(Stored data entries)
== Segment start ==

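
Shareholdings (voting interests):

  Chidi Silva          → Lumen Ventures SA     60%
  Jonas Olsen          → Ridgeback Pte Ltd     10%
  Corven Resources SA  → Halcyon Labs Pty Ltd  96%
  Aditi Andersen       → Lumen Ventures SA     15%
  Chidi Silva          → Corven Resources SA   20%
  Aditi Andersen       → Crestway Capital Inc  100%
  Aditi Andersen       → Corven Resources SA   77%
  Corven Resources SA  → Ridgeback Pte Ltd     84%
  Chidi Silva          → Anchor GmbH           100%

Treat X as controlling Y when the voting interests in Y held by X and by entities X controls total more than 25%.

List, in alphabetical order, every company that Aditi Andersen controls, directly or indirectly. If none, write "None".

Aditi holds 77% of Corven, so Aditi controls Corven.
Aditi holds 100% of Crestway, so Aditi controls Crestway.
Corven holds 84% of Ridgeback, so Aditi controls Ridgeback.
Corven holds 96% of Halcyon, so Aditi controls Halcyon.
No other company's threshold is met.

Corven Resources SA, Crestway Capital Inc, Halcyon Labs Pty Ltd, Ridgeback Pte Ltd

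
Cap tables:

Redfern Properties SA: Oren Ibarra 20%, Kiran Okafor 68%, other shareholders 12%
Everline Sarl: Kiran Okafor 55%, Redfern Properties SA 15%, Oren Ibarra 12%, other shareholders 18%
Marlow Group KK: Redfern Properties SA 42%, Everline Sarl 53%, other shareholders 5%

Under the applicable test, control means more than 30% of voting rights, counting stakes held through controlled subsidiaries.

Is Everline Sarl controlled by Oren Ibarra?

Oren's largest direct stake is 20% in Redfern, which does not meet the threshold, so Oren controls no company.
In Everline, Oren's side holds only 12%, not > 30%.
So Oren does not control Everline.

No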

== Segment end ==

• **Task statement**: What you need to do is retype all the entries exactly as written.

• **Response**:
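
Shareholdings (voting interests):

  Chidi Silva          → Lumen Ventures SA     60%
  Jonas Olsen          → Ridgeback Pte Ltd     10%
  Corven Resources SA  → Halcyon Labs Pty Ltd  96%
  Aditi Andersen       → Lumen Ventures SA     15%
  Chidi Silva          → Corven Resources SA   20%
  Aditi Andersen       → Crestway Capital Inc  100%
  Aditi Andersen       → Corven Resources SA   77%
  Corven Resources SA  → Ridgeback Pte Ltd     84%
  Chidi Silva          → Anchor GmbH           100%

Treat X as controlling Y when the voting interests in Y held by X and by entities X controls total more than 25%.

List, in alphabetical order, every company that Aditi Andersen controls, directly or indirectly. If none, write "None".

Aditi holds 77% of Corven, so Aditi controls Corven.
Aditi holds 100% of Crestway, so Aditi controls Crestway.
Corven holds 84% of Ridgeback, so Aditi controls Ridgeback.
Corven holds 96% of Halcyon, so Aditi controls Halcyon.
No other company's threshold is met.

Corven Resources SA, Crestway Capital Inc, Halcyon Labs Pty Ltd, Ridgeback Pte Ltd

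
Cap tables:

Redfern Properties SA: Oren Ibarra 20%, Kiran Okafor 68%, other shareholders 12%
Everline Sarl: Kiran Okafor 55%, Redfern Properties SA 15%, Oren Ibarra 12%, other shareholders 18%
Marlow Group KK: Redfern Properties SA 42%, Everline Sarl 53%, other shareholders 5%

Under the applicable test, control means more than 30% of voting rights, counting stakes held through controlled subsidiaries.

Is Everline Sarl controlled by Oren Ibarra?

Oren's largest direct stake is 20% in Redfern, which does not meet the threshold, so Oren controls no company.
In Everline, Oren's side holds only 12%, not > 30%.
So Oren does not control Everline.

No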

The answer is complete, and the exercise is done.